§ **TASK TO COMPLETE**
Only one stretch of the records below is wanted: the lines from the one holding "add P = (11, 8) and Q = (6, 5)." through the one holding "y^2 = x^3 + 24". Return it exactly, both ends included.

§ **DATA EXTRACTS**
___
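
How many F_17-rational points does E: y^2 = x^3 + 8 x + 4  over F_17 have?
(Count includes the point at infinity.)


For each x in F_17, count y with y^2 = x^3 + 8 x + 4 mod 17:
  x = 0: RHS = 4, y in [2, 15]  -> 2 point(s)
  x = 1: RHS = 13, y in [8, 9]  -> 2 point(s)
  x = 3: RHS = 4, y in [2, 15]  -> 2 point(s)
  x = 4: RHS = 15, y in [7, 10]  -> 2 point(s)
  x = 5: RHS = 16, y in [4, 13]  -> 2 point(s)
  x = 6: RHS = 13, y in [8, 9]  -> 2 point(s)
  x = 8: RHS = 2, y in [6, 11]  -> 2 point(s)
  x = 10: RHS = 13, y in [8, 9]  -> 2 point(s)
  x = 12: RHS = 9, y in [3, 14]  -> 2 point(s)
  x = 14: RHS = 4, y in [2, 15]  -> 2 point(s)
Affine points: 20. Add the point at infinity: total = 21.

#E(F_17) = 21


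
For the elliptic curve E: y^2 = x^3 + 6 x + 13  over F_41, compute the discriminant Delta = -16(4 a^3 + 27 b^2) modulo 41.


4 a^3 + 27 b^2 = 4*6^3 + 27*13^2 = 864 + 4563 = 5427
Delta = -16 * (5427) = -86832
Delta mod 41 = 6

Delta = 6 (mod 41)


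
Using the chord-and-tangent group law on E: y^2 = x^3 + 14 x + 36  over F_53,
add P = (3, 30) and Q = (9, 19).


P != Q, so use the chord formula.
s = (y2 - y1) / (x2 - x1) = (42) / (6) mod 53 = 7
x3 = s^2 - x1 - x2 mod 53 = 7^2 - 3 - 9 = 37
y3 = s (x1 - x3) - y1 mod 53 = 7 * (3 - 37) - 30 = 50

P + Q = (37, 50)


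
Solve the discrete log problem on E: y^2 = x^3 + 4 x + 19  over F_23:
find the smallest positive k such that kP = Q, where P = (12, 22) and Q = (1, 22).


Enumerate multiples of P until we hit Q = (1, 22):
  1P = (12, 22)
  2P = (5, 16)
  3P = (18, 9)
  4P = (6, 11)
  5P = (9, 18)
  6P = (14, 6)
  7P = (15, 2)
  8P = (20, 16)
  9P = (16, 4)
  10P = (21, 7)
  11P = (3, 9)
  12P = (1, 22)
Match found at i = 12.

k = 12


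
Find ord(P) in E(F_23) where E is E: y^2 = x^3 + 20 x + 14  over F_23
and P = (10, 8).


Compute successive multiples of P until we hit O:
  1P = (10, 8)
  2P = (12, 21)
  3P = (3, 3)
  4P = (3, 20)
  5P = (12, 2)
  6P = (10, 15)
  7P = O

ord(P) = 7


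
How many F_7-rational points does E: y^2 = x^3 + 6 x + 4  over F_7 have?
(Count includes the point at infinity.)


For each x in F_7, count y with y^2 = x^3 + 6 x + 4 mod 7:
  x = 0: RHS = 4, y in [2, 5]  -> 2 point(s)
  x = 1: RHS = 4, y in [2, 5]  -> 2 point(s)
  x = 3: RHS = 0, y in [0]  -> 1 point(s)
  x = 4: RHS = 1, y in [1, 6]  -> 2 point(s)
  x = 6: RHS = 4, y in [2, 5]  -> 2 point(s)
Affine points: 9. Add the point at infinity: total = 10.

#E(F_7) = 10


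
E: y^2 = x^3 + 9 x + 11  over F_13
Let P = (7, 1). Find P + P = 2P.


Doubling: s = (3 x1^2 + a) / (2 y1)
s = (3*7^2 + 9) / (2*1) mod 13 = 0
x3 = s^2 - 2 x1 mod 13 = 0^2 - 2*7 = 12
y3 = s (x1 - x3) - y1 mod 13 = 0 * (7 - 12) - 1 = 12

2P = (12, 12)


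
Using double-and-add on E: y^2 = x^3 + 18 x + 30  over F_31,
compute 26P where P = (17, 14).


k = 26 = 11010_2 (binary, LSB first: 01011)
Double-and-add from P = (17, 14):
  bit 0 = 0: acc unchanged = O
  bit 1 = 1: acc = O + (5, 11) = (5, 11)
  bit 2 = 0: acc unchanged = (5, 11)
  bit 3 = 1: acc = (5, 11) + (25, 4) = (26, 1)
  bit 4 = 1: acc = (26, 1) + (14, 22) = (27, 24)

26P = (27, 24)


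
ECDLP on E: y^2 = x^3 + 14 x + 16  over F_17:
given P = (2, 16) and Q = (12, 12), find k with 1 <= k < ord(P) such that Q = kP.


Enumerate multiples of P until we hit Q = (12, 12):
  1P = (2, 16)
  2P = (12, 12)
Match found at i = 2.

k = 2


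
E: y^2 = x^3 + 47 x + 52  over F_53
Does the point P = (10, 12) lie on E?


Check whether y^2 = x^3 + 47 x + 52 (mod 53) for (x, y) = (10, 12).
LHS: y^2 = 12^2 mod 53 = 38
RHS: x^3 + 47 x + 52 = 10^3 + 47*10 + 52 mod 53 = 38
LHS = RHS

Yes, on the curve


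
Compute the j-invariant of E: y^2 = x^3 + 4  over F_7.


Delta = -16(4 a^3 + 27 b^2) mod 7 = 4
-1728 * (4 a)^3 = -1728 * (4*0)^3 mod 7 = 0
j = 0 * 4^(-1) mod 7 = 0

j = 0 (mod 7)


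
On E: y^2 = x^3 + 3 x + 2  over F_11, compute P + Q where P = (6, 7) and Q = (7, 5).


P != Q, so use the chord formula.
s = (y2 - y1) / (x2 - x1) = (9) / (1) mod 11 = 9
x3 = s^2 - x1 - x2 mod 11 = 9^2 - 6 - 7 = 2
y3 = s (x1 - x3) - y1 mod 11 = 9 * (6 - 2) - 7 = 7

P + Q = (2, 7)


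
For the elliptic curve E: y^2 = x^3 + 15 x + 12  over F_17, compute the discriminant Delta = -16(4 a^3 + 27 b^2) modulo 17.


4 a^3 + 27 b^2 = 4*15^3 + 27*12^2 = 13500 + 3888 = 17388
Delta = -16 * (17388) = -278208
Delta mod 17 = 14

Delta = 14 (mod 17)


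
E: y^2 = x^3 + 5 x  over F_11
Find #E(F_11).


For each x in F_11, count y with y^2 = x^3 + 5 x + 0 mod 11:
  x = 0: RHS = 0, y in [0]  -> 1 point(s)
  x = 3: RHS = 9, y in [3, 8]  -> 2 point(s)
  x = 6: RHS = 4, y in [2, 9]  -> 2 point(s)
  x = 7: RHS = 4, y in [2, 9]  -> 2 point(s)
  x = 9: RHS = 4, y in [2, 9]  -> 2 point(s)
  x = 10: RHS = 5, y in [4, 7]  -> 2 point(s)
Affine points: 11. Add the point at infinity: total = 12.

#E(F_11) = 12


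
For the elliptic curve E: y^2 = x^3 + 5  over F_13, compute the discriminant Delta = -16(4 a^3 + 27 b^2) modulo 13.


4 a^3 + 27 b^2 = 4*0^3 + 27*5^2 = 0 + 675 = 675
Delta = -16 * (675) = -10800
Delta mod 13 = 3

Delta = 3 (mod 13)


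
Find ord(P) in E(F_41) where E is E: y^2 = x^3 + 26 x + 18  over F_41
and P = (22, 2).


Compute successive multiples of P until we hit O:
  1P = (22, 2)
  2P = (28, 36)
  3P = (14, 16)
  4P = (26, 5)
  5P = (32, 11)
  6P = (12, 7)
  7P = (38, 6)
  8P = (40, 14)
  ... (continuing to 26P)
  26P = O

ord(P) = 26


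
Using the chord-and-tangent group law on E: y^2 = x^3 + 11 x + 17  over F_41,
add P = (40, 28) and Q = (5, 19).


P != Q, so use the chord formula.
s = (y2 - y1) / (x2 - x1) = (32) / (6) mod 41 = 19
x3 = s^2 - x1 - x2 mod 41 = 19^2 - 40 - 5 = 29
y3 = s (x1 - x3) - y1 mod 41 = 19 * (40 - 29) - 28 = 17

P + Q = (29, 17)


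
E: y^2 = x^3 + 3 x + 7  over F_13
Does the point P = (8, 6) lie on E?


Check whether y^2 = x^3 + 3 x + 7 (mod 13) for (x, y) = (8, 6).
LHS: y^2 = 6^2 mod 13 = 10
RHS: x^3 + 3 x + 7 = 8^3 + 3*8 + 7 mod 13 = 10
LHS = RHS

Yes, on the curve


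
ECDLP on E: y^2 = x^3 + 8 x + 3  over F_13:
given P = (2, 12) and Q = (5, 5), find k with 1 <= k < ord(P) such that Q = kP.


Enumerate multiples of P until we hit Q = (5, 5):
  1P = (2, 12)
  2P = (5, 5)
Match found at i = 2.

k = 2


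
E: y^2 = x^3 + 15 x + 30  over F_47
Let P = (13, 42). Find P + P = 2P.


Doubling: s = (3 x1^2 + a) / (2 y1)
s = (3*13^2 + 15) / (2*42) mod 47 = 23
x3 = s^2 - 2 x1 mod 47 = 23^2 - 2*13 = 33
y3 = s (x1 - x3) - y1 mod 47 = 23 * (13 - 33) - 42 = 15

2P = (33, 15)


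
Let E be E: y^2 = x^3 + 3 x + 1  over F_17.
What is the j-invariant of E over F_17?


Delta = -16(4 a^3 + 27 b^2) mod 17 = 16
-1728 * (4 a)^3 = -1728 * (4*3)^3 mod 17 = 15
j = 15 * 16^(-1) mod 17 = 2

j = 2 (mod 17)


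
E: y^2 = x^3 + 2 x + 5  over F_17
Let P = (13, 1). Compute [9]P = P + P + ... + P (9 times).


k = 9 = 1001_2 (binary, LSB first: 1001)
Double-and-add from P = (13, 1):
  bit 0 = 1: acc = O + (13, 1) = (13, 1)
  bit 1 = 0: acc unchanged = (13, 1)
  bit 2 = 0: acc unchanged = (13, 1)
  bit 3 = 1: acc = (13, 1) + (11, 7) = (2, 0)

9P = (2, 0)


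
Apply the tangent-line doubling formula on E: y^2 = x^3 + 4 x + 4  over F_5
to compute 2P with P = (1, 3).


Doubling: s = (3 x1^2 + a) / (2 y1)
s = (3*1^2 + 4) / (2*3) mod 5 = 2
x3 = s^2 - 2 x1 mod 5 = 2^2 - 2*1 = 2
y3 = s (x1 - x3) - y1 mod 5 = 2 * (1 - 2) - 3 = 0

2P = (2, 0)


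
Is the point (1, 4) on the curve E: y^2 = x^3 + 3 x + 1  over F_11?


Check whether y^2 = x^3 + 3 x + 1 (mod 11) for (x, y) = (1, 4).
LHS: y^2 = 4^2 mod 11 = 5
RHS: x^3 + 3 x + 1 = 1^3 + 3*1 + 1 mod 11 = 5
LHS = RHS

Yes, on the curve


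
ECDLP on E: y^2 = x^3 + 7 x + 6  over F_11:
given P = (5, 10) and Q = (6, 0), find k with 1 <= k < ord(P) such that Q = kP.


Enumerate multiples of P until we hit Q = (6, 0):
  1P = (5, 10)
  2P = (10, 8)
  3P = (1, 6)
  4P = (6, 0)
Match found at i = 4.

k = 4


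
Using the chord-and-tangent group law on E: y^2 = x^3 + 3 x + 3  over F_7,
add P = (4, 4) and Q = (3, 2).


P != Q, so use the chord formula.
s = (y2 - y1) / (x2 - x1) = (5) / (6) mod 7 = 2
x3 = s^2 - x1 - x2 mod 7 = 2^2 - 4 - 3 = 4
y3 = s (x1 - x3) - y1 mod 7 = 2 * (4 - 4) - 4 = 3

P + Q = (4, 3)


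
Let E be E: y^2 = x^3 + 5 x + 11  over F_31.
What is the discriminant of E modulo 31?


4 a^3 + 27 b^2 = 4*5^3 + 27*11^2 = 500 + 3267 = 3767
Delta = -16 * (3767) = -60272
Delta mod 31 = 23

Delta = 23 (mod 31)


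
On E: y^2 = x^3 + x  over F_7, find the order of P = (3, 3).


Compute successive multiples of P until we hit O:
  1P = (3, 3)
  2P = (1, 4)
  3P = (5, 5)
  4P = (0, 0)
  5P = (5, 2)
  6P = (1, 3)
  7P = (3, 4)
  8P = O

ord(P) = 8


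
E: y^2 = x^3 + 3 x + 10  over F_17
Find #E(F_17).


For each x in F_17, count y with y^2 = x^3 + 3 x + 10 mod 17:
  x = 4: RHS = 1, y in [1, 16]  -> 2 point(s)
  x = 7: RHS = 0, y in [0]  -> 1 point(s)
  x = 8: RHS = 2, y in [6, 11]  -> 2 point(s)
  x = 9: RHS = 1, y in [1, 16]  -> 2 point(s)
  x = 13: RHS = 2, y in [6, 11]  -> 2 point(s)
  x = 14: RHS = 8, y in [5, 12]  -> 2 point(s)
  x = 15: RHS = 13, y in [8, 9]  -> 2 point(s)
Affine points: 13. Add the point at infinity: total = 14.

#E(F_17) = 14


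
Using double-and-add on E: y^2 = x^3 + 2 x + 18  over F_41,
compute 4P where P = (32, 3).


k = 4 = 100_2 (binary, LSB first: 001)
Double-and-add from P = (32, 3):
  bit 0 = 0: acc unchanged = O
  bit 1 = 0: acc unchanged = O
  bit 2 = 1: acc = O + (26, 4) = (26, 4)

4P = (26, 4)


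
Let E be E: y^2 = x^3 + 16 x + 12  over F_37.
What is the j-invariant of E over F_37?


Delta = -16(4 a^3 + 27 b^2) mod 37 = 27
-1728 * (4 a)^3 = -1728 * (4*16)^3 mod 37 = 26
j = 26 * 27^(-1) mod 37 = 27

j = 27 (mod 37)


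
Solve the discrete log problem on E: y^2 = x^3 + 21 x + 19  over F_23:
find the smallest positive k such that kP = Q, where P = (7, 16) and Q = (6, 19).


Enumerate multiples of P until we hit Q = (6, 19):
  1P = (7, 16)
  2P = (15, 11)
  3P = (19, 3)
  4P = (6, 4)
  5P = (16, 14)
  6P = (8, 20)
  7P = (1, 8)
  8P = (4, 11)
  9P = (2, 0)
  10P = (4, 12)
  11P = (1, 15)
  12P = (8, 3)
  13P = (16, 9)
  14P = (6, 19)
Match found at i = 14.

k = 14


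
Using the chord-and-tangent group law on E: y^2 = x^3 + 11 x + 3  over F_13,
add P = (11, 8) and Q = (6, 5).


P != Q, so use the chord formula.
s = (y2 - y1) / (x2 - x1) = (10) / (8) mod 13 = 11
x3 = s^2 - x1 - x2 mod 13 = 11^2 - 11 - 6 = 0
y3 = s (x1 - x3) - y1 mod 13 = 11 * (11 - 0) - 8 = 9

P + Q = (0, 9)


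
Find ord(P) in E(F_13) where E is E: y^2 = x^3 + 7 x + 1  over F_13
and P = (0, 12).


Compute successive multiples of P until we hit O:
  1P = (0, 12)
  2P = (9, 0)
  3P = (0, 1)
  4P = O

ord(P) = 4


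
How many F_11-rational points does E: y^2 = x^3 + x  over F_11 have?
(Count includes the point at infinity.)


For each x in F_11, count y with y^2 = x^3 + 1 x + 0 mod 11:
  x = 0: RHS = 0, y in [0]  -> 1 point(s)
  x = 5: RHS = 9, y in [3, 8]  -> 2 point(s)
  x = 7: RHS = 9, y in [3, 8]  -> 2 point(s)
  x = 8: RHS = 3, y in [5, 6]  -> 2 point(s)
  x = 9: RHS = 1, y in [1, 10]  -> 2 point(s)
  x = 10: RHS = 9, y in [3, 8]  -> 2 point(s)
Affine points: 11. Add the point at infinity: total = 12.

#E(F_11) = 12


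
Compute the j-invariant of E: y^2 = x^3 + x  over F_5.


Delta = -16(4 a^3 + 27 b^2) mod 5 = 1
-1728 * (4 a)^3 = -1728 * (4*1)^3 mod 5 = 3
j = 3 * 1^(-1) mod 5 = 3

j = 3 (mod 5)


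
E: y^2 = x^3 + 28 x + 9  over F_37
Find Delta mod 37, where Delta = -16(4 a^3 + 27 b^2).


4 a^3 + 27 b^2 = 4*28^3 + 27*9^2 = 87808 + 2187 = 89995
Delta = -16 * (89995) = -1439920
Delta mod 37 = 9

Delta = 9 (mod 37)


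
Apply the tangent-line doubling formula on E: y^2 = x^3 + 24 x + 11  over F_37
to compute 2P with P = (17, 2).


Doubling: s = (3 x1^2 + a) / (2 y1)
s = (3*17^2 + 24) / (2*2) mod 37 = 10
x3 = s^2 - 2 x1 mod 37 = 10^2 - 2*17 = 29
y3 = s (x1 - x3) - y1 mod 37 = 10 * (17 - 29) - 2 = 26

2P = (29, 26)


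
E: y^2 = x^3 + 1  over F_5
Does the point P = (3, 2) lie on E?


Check whether y^2 = x^3 + 0 x + 1 (mod 5) for (x, y) = (3, 2).
LHS: y^2 = 2^2 mod 5 = 4
RHS: x^3 + 0 x + 1 = 3^3 + 0*3 + 1 mod 5 = 3
LHS != RHS

No, not on the curve


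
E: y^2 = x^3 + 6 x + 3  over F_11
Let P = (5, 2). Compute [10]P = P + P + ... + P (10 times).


k = 10 = 1010_2 (binary, LSB first: 0101)
Double-and-add from P = (5, 2):
  bit 0 = 0: acc unchanged = O
  bit 1 = 1: acc = O + (2, 1) = (2, 1)
  bit 2 = 0: acc unchanged = (2, 1)
  bit 3 = 1: acc = (2, 1) + (3, 9) = (4, 5)

10P = (4, 5)


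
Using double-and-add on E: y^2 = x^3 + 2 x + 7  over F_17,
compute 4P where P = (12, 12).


k = 4 = 100_2 (binary, LSB first: 001)
Double-and-add from P = (12, 12):
  bit 0 = 0: acc unchanged = O
  bit 1 = 0: acc unchanged = O
  bit 2 = 1: acc = O + (12, 12) = (12, 12)

4P = (12, 12)


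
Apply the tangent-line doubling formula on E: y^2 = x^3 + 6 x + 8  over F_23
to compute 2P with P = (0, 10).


Doubling: s = (3 x1^2 + a) / (2 y1)
s = (3*0^2 + 6) / (2*10) mod 23 = 21
x3 = s^2 - 2 x1 mod 23 = 21^2 - 2*0 = 4
y3 = s (x1 - x3) - y1 mod 23 = 21 * (0 - 4) - 10 = 21

2P = (4, 21)


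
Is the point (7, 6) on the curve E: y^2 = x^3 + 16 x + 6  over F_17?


Check whether y^2 = x^3 + 16 x + 6 (mod 17) for (x, y) = (7, 6).
LHS: y^2 = 6^2 mod 17 = 2
RHS: x^3 + 16 x + 6 = 7^3 + 16*7 + 6 mod 17 = 2
LHS = RHS

Yes, on the curve


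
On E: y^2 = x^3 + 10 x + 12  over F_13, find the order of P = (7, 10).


Compute successive multiples of P until we hit O:
  1P = (7, 10)
  2P = (3, 11)
  3P = (12, 1)
  4P = (4, 8)
  5P = (1, 7)
  6P = (2, 12)
  7P = (0, 8)
  8P = (9, 8)
  ... (continuing to 19P)
  19P = O

ord(P) = 19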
___
§ **EXERCISE SOLUTION**
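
add P = (11, 8) and Q = (6, 5).


P != Q, so use the chord formula.
s = (y2 - y1) / (x2 - x1) = (10) / (8) mod 13 = 11
x3 = s^2 - x1 - x2 mod 13 = 11^2 - 11 - 6 = 0
y3 = s (x1 - x3) - y1 mod 13 = 11 * (11 - 0) - 8 = 9

P + Q = (0, 9)


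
Find ord(P) in E(F_13) where E is E: y^2 = x^3 + 7 x + 1  over F_13
and P = (0, 12).


Compute successive multiples of P until we hit O:
  1P = (0, 12)
  2P = (9, 0)
  3P = (0, 1)
  4P = O

ord(P) = 4


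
How many F_11-rational points does E: y^2 = x^3 + x  over F_11 have?
(Count includes the point at infinity.)


For each x in F_11, count y with y^2 = x^3 + 1 x + 0 mod 11:
  x = 0: RHS = 0, y in [0]  -> 1 point(s)
  x = 5: RHS = 9, y in [3, 8]  -> 2 point(s)
  x = 7: RHS = 9, y in [3, 8]  -> 2 point(s)
  x = 8: RHS = 3, y in [5, 6]  -> 2 point(s)
  x = 9: RHS = 1, y in [1, 10]  -> 2 point(s)
  x = 10: RHS = 9, y in [3, 8]  -> 2 point(s)
Affine points: 11. Add the point at infinity: total = 12.

#E(F_11) = 12


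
Compute the j-invariant of E: y^2 = x^3 + x  over F_5.


Delta = -16(4 a^3 + 27 b^2) mod 5 = 1
-1728 * (4 a)^3 = -1728 * (4*1)^3 mod 5 = 3
j = 3 * 1^(-1) mod 5 = 3

j = 3 (mod 5)


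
E: y^2 = x^3 + 28 x + 9  over F_37
Find Delta mod 37, where Delta = -16(4 a^3 + 27 b^2).


4 a^3 + 27 b^2 = 4*28^3 + 27*9^2 = 87808 + 2187 = 89995
Delta = -16 * (89995) = -1439920
Delta mod 37 = 9

Delta = 9 (mod 37)


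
Apply the tangent-line doubling formula on E: y^2 = x^3 + 24 x + 11  over F_37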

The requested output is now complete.